▶ YOUR GOAL
From the material below, give the number of lines that hold the string "concentrations" and nothing further.

▶ DATA LISTING
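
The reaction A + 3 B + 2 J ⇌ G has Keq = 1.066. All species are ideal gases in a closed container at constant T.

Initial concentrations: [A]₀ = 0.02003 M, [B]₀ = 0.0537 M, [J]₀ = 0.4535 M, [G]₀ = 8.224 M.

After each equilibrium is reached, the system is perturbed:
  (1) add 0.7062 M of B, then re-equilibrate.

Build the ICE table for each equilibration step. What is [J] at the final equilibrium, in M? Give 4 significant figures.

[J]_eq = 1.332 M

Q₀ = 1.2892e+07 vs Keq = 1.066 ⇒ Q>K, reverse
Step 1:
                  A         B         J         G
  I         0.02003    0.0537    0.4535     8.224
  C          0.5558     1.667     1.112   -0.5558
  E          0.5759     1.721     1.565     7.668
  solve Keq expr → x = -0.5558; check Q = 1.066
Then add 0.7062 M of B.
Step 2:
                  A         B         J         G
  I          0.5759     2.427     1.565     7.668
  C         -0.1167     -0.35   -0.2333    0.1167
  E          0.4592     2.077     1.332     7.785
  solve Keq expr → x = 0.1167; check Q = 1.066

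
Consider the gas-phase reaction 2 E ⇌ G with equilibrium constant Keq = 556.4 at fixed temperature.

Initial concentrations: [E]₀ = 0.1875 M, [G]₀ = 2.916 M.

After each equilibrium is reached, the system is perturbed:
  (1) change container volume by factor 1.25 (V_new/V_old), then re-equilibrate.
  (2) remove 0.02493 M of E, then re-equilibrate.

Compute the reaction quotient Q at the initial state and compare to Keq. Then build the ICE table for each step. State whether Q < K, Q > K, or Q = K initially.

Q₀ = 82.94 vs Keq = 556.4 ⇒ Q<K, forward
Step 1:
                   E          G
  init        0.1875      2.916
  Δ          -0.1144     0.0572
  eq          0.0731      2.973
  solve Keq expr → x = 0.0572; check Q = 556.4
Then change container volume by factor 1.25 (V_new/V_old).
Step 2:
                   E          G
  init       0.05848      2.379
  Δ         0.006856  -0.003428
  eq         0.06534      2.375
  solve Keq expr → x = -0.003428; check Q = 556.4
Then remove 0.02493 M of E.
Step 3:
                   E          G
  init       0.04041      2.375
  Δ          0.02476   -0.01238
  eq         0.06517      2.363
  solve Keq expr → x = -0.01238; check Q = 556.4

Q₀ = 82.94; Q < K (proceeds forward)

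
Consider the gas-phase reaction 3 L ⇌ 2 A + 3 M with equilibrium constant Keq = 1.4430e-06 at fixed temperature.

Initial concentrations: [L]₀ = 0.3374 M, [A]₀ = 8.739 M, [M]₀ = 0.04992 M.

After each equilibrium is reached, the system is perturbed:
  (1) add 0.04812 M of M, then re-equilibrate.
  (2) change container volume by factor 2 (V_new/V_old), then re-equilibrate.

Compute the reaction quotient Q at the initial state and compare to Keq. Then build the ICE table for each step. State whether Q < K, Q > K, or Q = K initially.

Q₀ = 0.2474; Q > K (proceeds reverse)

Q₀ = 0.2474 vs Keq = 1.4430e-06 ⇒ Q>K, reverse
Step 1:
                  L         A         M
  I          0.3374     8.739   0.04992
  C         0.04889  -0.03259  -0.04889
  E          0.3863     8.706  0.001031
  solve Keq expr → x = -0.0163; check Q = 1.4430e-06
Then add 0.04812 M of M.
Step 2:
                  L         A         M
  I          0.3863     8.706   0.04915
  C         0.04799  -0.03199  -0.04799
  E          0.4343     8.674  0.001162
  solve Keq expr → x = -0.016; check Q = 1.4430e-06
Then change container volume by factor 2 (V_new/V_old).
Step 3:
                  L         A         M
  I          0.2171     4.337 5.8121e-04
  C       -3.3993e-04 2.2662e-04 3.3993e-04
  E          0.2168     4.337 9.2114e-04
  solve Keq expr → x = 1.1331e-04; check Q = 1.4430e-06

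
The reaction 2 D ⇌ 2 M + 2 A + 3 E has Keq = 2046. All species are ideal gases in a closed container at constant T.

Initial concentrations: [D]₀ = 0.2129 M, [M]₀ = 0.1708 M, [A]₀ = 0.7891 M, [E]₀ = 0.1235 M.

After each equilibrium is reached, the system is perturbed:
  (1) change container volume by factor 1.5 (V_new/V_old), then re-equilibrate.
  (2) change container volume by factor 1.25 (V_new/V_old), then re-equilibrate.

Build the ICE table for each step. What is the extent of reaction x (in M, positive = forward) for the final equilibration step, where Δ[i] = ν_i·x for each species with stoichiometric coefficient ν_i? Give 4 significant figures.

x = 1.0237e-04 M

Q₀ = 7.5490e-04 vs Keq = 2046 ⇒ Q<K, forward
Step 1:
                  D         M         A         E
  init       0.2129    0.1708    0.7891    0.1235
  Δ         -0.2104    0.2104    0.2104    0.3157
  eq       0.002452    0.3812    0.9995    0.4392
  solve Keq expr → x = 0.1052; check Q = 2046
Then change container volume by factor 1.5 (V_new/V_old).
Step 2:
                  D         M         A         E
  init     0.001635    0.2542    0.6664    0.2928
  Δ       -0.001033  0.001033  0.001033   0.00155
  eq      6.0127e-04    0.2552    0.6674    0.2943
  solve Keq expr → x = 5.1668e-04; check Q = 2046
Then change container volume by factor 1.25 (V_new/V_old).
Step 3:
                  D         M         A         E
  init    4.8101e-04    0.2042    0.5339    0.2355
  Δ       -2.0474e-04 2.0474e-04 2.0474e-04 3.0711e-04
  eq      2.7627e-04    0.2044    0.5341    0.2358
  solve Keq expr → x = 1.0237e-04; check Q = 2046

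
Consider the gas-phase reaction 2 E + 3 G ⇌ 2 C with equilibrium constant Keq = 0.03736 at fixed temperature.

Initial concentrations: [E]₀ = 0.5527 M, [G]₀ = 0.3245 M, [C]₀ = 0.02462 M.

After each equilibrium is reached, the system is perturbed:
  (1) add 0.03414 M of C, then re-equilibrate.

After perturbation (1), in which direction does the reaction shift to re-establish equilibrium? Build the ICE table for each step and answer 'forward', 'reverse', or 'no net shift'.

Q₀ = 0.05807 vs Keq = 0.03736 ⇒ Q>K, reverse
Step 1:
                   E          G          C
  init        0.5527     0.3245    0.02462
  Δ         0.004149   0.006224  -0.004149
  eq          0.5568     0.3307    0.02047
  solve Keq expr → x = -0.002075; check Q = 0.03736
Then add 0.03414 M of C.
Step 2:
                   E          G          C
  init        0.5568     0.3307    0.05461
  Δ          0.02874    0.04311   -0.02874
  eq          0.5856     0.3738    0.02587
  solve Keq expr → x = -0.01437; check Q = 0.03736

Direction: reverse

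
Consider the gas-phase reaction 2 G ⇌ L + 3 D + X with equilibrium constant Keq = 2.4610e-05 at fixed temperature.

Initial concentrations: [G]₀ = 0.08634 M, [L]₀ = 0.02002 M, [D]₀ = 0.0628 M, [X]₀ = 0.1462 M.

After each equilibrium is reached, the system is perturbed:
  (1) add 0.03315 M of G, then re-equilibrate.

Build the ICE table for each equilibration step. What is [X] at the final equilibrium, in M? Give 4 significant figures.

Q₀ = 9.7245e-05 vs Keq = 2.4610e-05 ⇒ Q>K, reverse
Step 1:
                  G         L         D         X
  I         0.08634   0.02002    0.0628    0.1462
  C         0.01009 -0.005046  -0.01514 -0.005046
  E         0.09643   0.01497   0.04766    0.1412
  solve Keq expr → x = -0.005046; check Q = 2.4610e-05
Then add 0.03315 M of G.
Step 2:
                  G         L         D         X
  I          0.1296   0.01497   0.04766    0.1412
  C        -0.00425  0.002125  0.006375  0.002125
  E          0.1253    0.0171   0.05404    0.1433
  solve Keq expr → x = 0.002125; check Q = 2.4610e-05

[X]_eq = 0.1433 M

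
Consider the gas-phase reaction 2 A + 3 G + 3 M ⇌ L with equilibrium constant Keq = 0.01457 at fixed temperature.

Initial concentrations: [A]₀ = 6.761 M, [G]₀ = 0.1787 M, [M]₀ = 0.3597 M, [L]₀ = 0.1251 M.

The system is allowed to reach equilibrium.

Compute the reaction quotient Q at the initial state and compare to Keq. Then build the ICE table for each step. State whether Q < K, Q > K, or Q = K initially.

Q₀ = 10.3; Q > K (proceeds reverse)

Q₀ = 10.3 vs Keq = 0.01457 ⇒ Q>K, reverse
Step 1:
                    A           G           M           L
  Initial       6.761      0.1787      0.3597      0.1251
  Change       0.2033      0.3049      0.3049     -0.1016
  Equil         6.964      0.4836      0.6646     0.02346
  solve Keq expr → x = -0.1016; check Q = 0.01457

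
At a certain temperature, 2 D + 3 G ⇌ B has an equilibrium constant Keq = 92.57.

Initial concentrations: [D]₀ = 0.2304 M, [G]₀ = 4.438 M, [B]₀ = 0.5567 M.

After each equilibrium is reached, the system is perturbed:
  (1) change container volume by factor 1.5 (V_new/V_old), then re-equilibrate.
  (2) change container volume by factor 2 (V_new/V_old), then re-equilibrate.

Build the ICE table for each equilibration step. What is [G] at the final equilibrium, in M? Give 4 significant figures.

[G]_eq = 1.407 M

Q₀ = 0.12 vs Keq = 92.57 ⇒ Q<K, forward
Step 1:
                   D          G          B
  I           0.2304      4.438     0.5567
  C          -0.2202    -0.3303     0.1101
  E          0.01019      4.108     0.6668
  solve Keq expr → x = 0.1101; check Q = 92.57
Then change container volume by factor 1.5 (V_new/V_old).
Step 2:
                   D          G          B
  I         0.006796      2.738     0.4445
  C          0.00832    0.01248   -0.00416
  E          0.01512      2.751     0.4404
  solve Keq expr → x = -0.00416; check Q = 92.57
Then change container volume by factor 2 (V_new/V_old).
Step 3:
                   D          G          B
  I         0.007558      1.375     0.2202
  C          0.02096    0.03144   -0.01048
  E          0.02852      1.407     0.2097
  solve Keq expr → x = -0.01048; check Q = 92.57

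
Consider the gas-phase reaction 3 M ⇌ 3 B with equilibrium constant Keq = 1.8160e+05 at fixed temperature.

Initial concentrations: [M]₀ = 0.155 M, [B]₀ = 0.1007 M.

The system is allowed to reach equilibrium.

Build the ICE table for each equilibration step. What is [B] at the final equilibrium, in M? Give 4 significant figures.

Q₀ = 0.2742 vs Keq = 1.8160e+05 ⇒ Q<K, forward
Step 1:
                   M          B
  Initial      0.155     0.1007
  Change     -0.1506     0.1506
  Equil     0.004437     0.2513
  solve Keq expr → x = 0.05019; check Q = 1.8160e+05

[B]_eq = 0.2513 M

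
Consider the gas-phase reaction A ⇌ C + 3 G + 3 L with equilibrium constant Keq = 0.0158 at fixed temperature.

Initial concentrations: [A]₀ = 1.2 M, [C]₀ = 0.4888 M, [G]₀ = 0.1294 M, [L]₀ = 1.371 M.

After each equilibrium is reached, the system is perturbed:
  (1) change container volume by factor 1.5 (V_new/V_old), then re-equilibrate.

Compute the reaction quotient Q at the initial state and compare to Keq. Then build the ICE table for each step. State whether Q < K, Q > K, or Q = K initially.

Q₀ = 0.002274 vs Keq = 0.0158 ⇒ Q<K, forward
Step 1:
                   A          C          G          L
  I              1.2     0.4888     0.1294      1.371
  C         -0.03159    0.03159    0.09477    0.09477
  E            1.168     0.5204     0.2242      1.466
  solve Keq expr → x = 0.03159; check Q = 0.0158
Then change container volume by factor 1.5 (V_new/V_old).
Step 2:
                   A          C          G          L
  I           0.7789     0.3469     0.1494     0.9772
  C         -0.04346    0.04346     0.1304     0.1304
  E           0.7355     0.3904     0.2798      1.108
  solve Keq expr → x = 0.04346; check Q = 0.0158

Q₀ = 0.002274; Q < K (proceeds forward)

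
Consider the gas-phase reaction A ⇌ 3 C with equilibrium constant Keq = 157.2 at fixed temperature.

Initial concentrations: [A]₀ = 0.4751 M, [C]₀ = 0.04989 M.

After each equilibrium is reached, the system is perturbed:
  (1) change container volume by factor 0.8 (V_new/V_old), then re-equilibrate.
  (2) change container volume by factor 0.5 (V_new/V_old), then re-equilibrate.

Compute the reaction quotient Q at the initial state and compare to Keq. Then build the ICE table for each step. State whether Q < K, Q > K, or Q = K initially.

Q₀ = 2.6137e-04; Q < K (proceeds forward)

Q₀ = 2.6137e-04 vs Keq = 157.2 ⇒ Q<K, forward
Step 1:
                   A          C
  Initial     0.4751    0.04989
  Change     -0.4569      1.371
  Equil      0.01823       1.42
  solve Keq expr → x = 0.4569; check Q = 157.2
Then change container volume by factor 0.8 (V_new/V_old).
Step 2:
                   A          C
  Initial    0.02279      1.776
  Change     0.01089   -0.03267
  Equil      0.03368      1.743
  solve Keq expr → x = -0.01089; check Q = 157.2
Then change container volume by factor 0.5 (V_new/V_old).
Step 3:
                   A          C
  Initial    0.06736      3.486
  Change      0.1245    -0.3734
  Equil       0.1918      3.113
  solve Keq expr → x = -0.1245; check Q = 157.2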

▶ ANSWER BELOW
11